** Task details **
Return only those lines of the material that contain "completes".

+++

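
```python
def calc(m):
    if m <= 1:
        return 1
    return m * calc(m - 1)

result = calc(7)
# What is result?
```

calc(7) = 7 * 6 * 5 * 4 * 3 * 2 * 1 = 5040

Answer: 5040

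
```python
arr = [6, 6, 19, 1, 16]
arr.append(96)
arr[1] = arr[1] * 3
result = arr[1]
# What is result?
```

Trace:
`arr = [6, 6, 19, 1, 16]` → arr = [6, 6, 19, 1, 16]
`arr.append(96)` → arr = [6, 6, 19, 1, 16, 96]
`arr[1] = arr[1] * 3` → arr = [6, 18, 19, 1, 16, 96]
`result = arr[1]` → result = 18
So result = 18

Answer: 18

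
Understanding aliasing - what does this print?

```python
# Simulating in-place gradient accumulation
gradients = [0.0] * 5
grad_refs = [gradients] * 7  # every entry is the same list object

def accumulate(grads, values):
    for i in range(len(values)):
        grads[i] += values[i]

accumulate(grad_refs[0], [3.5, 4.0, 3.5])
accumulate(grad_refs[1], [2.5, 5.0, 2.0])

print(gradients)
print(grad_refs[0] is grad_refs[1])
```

Key concept: gradient accumulation aliasing.
Step by step:
`gradients = [0.0] * 5` → gradients = [0.0, 0.0, 0.0, 0.0, 0.0]
`grad_refs = [gradients] * 7` → grad_refs = [[0.0, 0.0, 0.0, 0.0, 0.0], [0.0, 0.0, 0.0, 0.0, 0.0], [0.0, 0.0, 0.0, 0.0, 0.0], [0.0, 0.0, 0.0, 0.0, 0.0], [0.0, 0.0, 0.0, 0.0, 0.0], [0.0, 0.0, 0.0, 0.0, 0.0], [0.0, 0.0, 0.0, 0.0, 0.0]]
`accumulate(grad_refs[0], [3.5, 4.0, 3.5])` → gradients = [3.5, 4.0, 3.5, 0.0, 0.0]; grad_refs = [[3.5, 4.0, 3.5, 0.0, 0.0], [3.5, 4.0, 3.5, 0.0, 0.0], [3.5, 4.0, 3.5, 0.0, 0.0], [3.5, 4.0, 3.5, 0.0, 0.0], [3.5, 4.0, 3.5, 0.0, 0.0], [3.5, 4.0, 3.5, 0.0, 0.0], [3.5, 4.0, 3.5, 0.0, 0.0]]
`accumulate(grad_refs[1], [2.5, 5.0, 2.0])` → gradients = [6.0, 9.0, 5.5, 0.0, 0.0]; grad_refs = [[6.0, 9.0, 5.5, 0.0, 0.0], [6.0, 9.0, 5.5, 0.0, 0.0], [6.0, 9.0, 5.5, 0.0, 0.0], [6.0, 9.0, 5.5, 0.0, 0.0], [6.0, 9.0, 5.5, 0.0, 0.0], [6.0, 9.0, 5.5, 0.0, 0.0], [6.0, 9.0, 5.5, 0.0, 0.0]]
`print(gradients)` → prints [6.0, 9.0, 5.5, 0.0, 0.0]
`print(grad_refs[0] is grad_refs[1])` → prints True

Answer:
[6.0, 9.0, 5.5, 0.0, 0.0]
True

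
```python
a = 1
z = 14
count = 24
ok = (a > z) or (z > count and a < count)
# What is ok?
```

Trace:
`a = 1` → a = 1
`z = 14` → z = 14
`count = 24` → count = 24
`ok = (a > z) or (z > count and a < count)` → ok = False
So ok = False

Answer: False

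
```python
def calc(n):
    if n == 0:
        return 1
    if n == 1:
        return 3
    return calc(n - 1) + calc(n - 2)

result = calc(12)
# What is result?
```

Build up from base cases: calc(0)=1, calc(1)=3, calc(2)=4, calc(3)=7, calc(4)=11, calc(5)=18, calc(6)=29, ..., calc(12)=521

Answer: 521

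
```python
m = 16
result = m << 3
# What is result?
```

Trace:
`m = 16` → m = 16
`result = m << 3` → result = 128
So result = 128

Answer: 128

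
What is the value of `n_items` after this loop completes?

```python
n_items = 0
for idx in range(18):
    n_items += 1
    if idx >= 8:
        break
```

Loop breaks when idx reaches 8, n_items is 9
`n_items` takes the values: 0 → 1 → 2 → 3 → 4 → 5 → 6 → 7 → 8 → 9

Answer: 9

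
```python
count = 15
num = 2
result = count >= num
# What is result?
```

Trace:
`count = 15` → count = 15
`num = 2` → num = 2
`result = count >= num` → result = True
So result = True

Answer: True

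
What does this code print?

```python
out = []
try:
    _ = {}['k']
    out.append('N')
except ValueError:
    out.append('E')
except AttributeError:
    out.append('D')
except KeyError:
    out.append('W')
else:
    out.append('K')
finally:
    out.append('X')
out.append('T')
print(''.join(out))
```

Execution trace: 'W' (except KeyError) → 'X' (finally) → 'T' (after the try/except). Output: WXT

Answer: WXT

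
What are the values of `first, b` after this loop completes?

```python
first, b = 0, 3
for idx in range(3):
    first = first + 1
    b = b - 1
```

first goes 0→3, b goes 3→0
`first, b` takes the values: (0, 3) → (1, 3) → (1, 2) → (2, 2) → (2, 1) → (3, 1) → (3, 0)

Answer: 3, 0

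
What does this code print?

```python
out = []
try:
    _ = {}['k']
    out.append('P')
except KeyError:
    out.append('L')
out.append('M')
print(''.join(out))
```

Execution trace: 'L' (except KeyError) → 'M' (after the try/except). Output: LM

Answer: LM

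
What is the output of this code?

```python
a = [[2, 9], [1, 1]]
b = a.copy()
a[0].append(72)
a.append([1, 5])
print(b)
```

Key concept: shallow copy with nested lists.
Step by step:
`a = [[2, 9], [1, 1]]` → a = [[2, 9], [1, 1]]
`b = a.copy()` → b = [[2, 9], [1, 1]]
`a[0].append(72)` → a = [[2, 9, 72], [1, 1]]; b = [[2, 9, 72], [1, 1]]
`a.append([1, 5])` → a = [[2, 9, 72], [1, 1], [1, 5]]
`print(b)` → prints [[2, 9, 72], [1, 1]]

Answer: [[2, 9, 72], [1, 1]]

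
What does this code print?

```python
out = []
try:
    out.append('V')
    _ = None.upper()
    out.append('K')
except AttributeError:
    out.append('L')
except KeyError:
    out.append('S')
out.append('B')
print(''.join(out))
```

Execution trace: 'V' (try body) → 'L' (except AttributeError) → 'B' (after the try/except). Output: VLB

Answer: VLB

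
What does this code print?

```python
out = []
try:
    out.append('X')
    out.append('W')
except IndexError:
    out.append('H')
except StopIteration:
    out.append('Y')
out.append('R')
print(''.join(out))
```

Execution trace: 'X' (try body) → 'W' (try body, no exception) → 'R' (after the try/except). Output: XWR

Answer: XWR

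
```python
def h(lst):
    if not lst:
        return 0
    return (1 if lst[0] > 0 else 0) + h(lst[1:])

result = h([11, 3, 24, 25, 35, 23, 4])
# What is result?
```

Count of positive elements in [11, 3, 24, 25, 35, 23, 4] = 7

Answer: 7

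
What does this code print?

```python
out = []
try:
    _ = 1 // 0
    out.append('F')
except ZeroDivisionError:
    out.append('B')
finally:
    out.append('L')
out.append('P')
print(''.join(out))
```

Execution trace: 'B' (except ZeroDivisionError) → 'L' (finally) → 'P' (after the try/except). Output: BLP

Answer: BLP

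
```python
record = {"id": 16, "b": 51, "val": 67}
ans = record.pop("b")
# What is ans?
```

Trace:
`record = {"id": 16, "b": 51, "val": 67}` → record = {'id': 16, 'b': 51, 'val': 67}
`ans = record.pop("b")` → record = {'id': 16, 'val': 67}; ans = 51
So ans = 51

Answer: 51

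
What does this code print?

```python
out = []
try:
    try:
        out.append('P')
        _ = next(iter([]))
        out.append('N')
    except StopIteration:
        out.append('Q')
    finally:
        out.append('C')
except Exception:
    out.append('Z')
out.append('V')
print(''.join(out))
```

Execution trace: 'P' (inner try body) → 'Q' (inner except StopIteration) → 'C' (inner finally) → 'V' (after the try/except). Output: PQCV

Answer: PQCV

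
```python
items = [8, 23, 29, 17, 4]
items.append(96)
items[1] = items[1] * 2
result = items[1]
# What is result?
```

Trace:
`items = [8, 23, 29, 17, 4]` → items = [8, 23, 29, 17, 4]
`items.append(96)` → items = [8, 23, 29, 17, 4, 96]
`items[1] = items[1] * 2` → items = [8, 46, 29, 17, 4, 96]
`result = items[1]` → result = 46
So result = 46

Answer: 46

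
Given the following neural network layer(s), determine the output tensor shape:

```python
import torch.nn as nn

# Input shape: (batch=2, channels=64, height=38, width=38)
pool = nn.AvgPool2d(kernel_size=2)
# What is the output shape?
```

Input: (2, 64, 38, 38) -> Output: (2, 64, 19, 19)

Answer: (2, 64, 19, 19)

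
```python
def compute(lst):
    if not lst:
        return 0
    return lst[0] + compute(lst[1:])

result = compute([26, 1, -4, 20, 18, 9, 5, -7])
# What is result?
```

26 + 1 + (-4) + 20 + 18 + 9 + 5 + (-7) + 0 = 68

Answer: 68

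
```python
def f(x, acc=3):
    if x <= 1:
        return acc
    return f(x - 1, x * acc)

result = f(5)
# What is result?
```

Accumulator trace (n, acc): (5, 3) -> (4, 15) -> (3, 60) -> (2, 180) -> (1, 360) -> return 360

Answer: 360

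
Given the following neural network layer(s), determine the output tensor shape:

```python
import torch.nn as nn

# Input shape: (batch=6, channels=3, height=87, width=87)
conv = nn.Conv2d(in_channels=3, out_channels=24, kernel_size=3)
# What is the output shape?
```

Input: (6, 3, 87, 87) -> Output: (6, 24, 85, 85)

Answer: (6, 24, 85, 85)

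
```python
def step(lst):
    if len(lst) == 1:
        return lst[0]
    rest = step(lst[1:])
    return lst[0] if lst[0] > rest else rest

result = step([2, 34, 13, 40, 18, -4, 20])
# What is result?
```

Recursive max over [2, 34, 13, 40, 18, -4, 20] = 40

Answer: 40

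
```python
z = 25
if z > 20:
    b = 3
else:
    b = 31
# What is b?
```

Trace:
`z = 25` → z = 25
`if z > 20: ...` → z > 20 is True → b = 3
So b = 3

Answer: 3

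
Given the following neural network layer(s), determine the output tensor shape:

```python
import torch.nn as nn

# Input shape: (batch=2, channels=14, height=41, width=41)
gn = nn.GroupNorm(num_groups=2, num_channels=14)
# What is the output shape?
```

Input: (2, 14, 41, 41) -> Output: (2, 14, 41, 41)

Answer: (2, 14, 41, 41)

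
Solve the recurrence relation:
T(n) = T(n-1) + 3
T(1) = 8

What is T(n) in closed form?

Unrolling: T(n) = T(1) + 3·(n-1) = 8 + 3(n-1) = 3n + 5.

Answer: T(n) = 3n + 5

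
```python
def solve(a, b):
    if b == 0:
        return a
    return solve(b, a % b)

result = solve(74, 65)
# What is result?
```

solve(74, 65) -> solve(65, 9) -> solve(9, 2) -> solve(2, 1) -> solve(1, 0) -> 1

Answer: 1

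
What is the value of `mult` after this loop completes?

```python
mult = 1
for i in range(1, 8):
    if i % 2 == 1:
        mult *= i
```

Product of odd numbers 1 to 7
`mult` takes the values: 1 → 3 → 15 → 105

Answer: 105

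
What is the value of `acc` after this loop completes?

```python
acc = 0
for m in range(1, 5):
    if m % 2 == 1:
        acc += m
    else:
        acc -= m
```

Add odd, subtract even
`acc` takes the values: 0 → 1 → -1 → 2 → -2

Answer: -2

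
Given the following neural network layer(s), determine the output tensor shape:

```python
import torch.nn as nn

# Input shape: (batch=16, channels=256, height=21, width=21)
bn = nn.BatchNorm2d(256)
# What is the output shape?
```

Input: (16, 256, 21, 21) -> Output: (16, 256, 21, 21)

Answer: (16, 256, 21, 21)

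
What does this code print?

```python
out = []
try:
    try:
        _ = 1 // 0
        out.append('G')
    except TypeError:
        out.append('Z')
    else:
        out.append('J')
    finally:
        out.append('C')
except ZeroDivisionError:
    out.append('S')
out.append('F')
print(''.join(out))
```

Execution trace: 'C' (finally) → 'S' (outer except ZeroDivisionError) → 'F' (after the try/except). Output: CSF

Answer: CSF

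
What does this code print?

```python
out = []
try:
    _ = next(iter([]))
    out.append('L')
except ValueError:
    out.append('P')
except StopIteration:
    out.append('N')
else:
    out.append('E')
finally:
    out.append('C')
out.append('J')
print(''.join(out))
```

Execution trace: 'N' (except StopIteration) → 'C' (finally) → 'J' (after the try/except). Output: NCJ

Answer: NCJ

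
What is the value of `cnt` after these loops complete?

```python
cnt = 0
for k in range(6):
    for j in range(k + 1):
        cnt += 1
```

Triangle: 1 + 2 + ... + 6
`cnt` takes the values: 0 → 1 → 2 → 3 → 4 → 5 → 6 → 7 → 8 → 9 → 10 → 11 → 12 → 13 → 14 → 15 → 16 → 17 → 18 → 19 → 20 → 21

Answer: 21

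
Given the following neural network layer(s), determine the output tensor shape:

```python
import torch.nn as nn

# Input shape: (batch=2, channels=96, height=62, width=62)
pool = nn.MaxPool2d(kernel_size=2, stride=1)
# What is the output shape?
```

Input: (2, 96, 62, 62) -> Output: (2, 96, 61, 61)

Answer: (2, 96, 61, 61)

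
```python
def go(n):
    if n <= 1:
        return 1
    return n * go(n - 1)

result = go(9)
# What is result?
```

go(9) = 9 * 8 * 7 * 6 * 5 * 4 * 3 * 2 * 1 = 362880

Answer: 362880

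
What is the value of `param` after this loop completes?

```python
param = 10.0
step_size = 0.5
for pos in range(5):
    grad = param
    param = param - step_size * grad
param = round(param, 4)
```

Gradient descent: w = 10.0 * (1 - 0.5)^5
`param` takes the values: 10.0 → 5.0 → 2.5 → 1.25 → 0.625 → 0.3125

Answer: 0.3125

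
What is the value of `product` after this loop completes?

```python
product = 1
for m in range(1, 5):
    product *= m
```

4! = 24
`product` takes the values: 1 → 2 → 6 → 24

Answer: 24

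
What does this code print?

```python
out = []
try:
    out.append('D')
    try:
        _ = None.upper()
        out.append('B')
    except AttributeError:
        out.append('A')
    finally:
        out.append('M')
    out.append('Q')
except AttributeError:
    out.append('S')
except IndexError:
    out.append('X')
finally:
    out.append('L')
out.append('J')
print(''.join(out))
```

Execution trace: 'D' (try body) → 'A' (inner except AttributeError) → 'M' (inner finally) → 'Q' (try body, no exception) → 'L' (finally) → 'J' (after the try/except). Output: DAMQLJ

Answer: DAMQLJ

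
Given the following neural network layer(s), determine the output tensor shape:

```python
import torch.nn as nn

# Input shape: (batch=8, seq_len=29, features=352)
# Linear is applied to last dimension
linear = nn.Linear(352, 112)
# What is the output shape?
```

Input: (8, 29, 352) -> Output: (8, 29, 112)

Answer: (8, 29, 112)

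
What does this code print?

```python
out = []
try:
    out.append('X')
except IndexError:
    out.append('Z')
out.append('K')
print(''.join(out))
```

Execution trace: 'X' (try body, no exception) → 'K' (after the try/except). Output: XK

Answer: XK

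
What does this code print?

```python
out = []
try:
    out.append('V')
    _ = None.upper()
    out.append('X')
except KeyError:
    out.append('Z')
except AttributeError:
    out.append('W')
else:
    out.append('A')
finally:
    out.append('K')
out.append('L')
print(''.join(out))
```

Execution trace: 'V' (try body) → 'W' (except AttributeError) → 'K' (finally) → 'L' (after the try/except). Output: VWKL

Answer: VWKL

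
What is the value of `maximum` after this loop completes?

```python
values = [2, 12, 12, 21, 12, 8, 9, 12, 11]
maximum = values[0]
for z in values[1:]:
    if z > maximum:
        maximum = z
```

Maximum of [2, 12, 12, 21, 12, 8, 9, 12, 11]
`maximum` takes the values: 2 → 12 → 21

Answer: 21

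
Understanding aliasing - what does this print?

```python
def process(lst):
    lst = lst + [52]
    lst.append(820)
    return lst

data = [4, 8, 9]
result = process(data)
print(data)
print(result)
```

Key concept: rebinding parameter vs mutation.
Step by step:
`data = [4, 8, 9]` → data = [4, 8, 9]
`result = process(data)` → result = [4, 8, 9, 52, 820]
`print(data)` → prints [4, 8, 9]
`print(result)` → prints [4, 8, 9, 52, 820]

Answer:
[4, 8, 9]
[4, 8, 9, 52, 820]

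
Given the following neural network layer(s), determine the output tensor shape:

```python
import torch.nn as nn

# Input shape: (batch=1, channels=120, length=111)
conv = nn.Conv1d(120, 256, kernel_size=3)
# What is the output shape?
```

Input: (1, 120, 111) -> Output: (1, 256, 109)

Answer: (1, 256, 109)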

+++

** Result for this exercise **
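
What is the value of `n_items` after this loop completes?
What are the values of `first, b` after this loop completes?
What is the value of `mult` after this loop completes?
What is the value of `acc` after this loop completes?
What is the value of `param` after this loop completes?
What is the value of `product` after this loop completes?
What is the value of `maximum` after this loop completes?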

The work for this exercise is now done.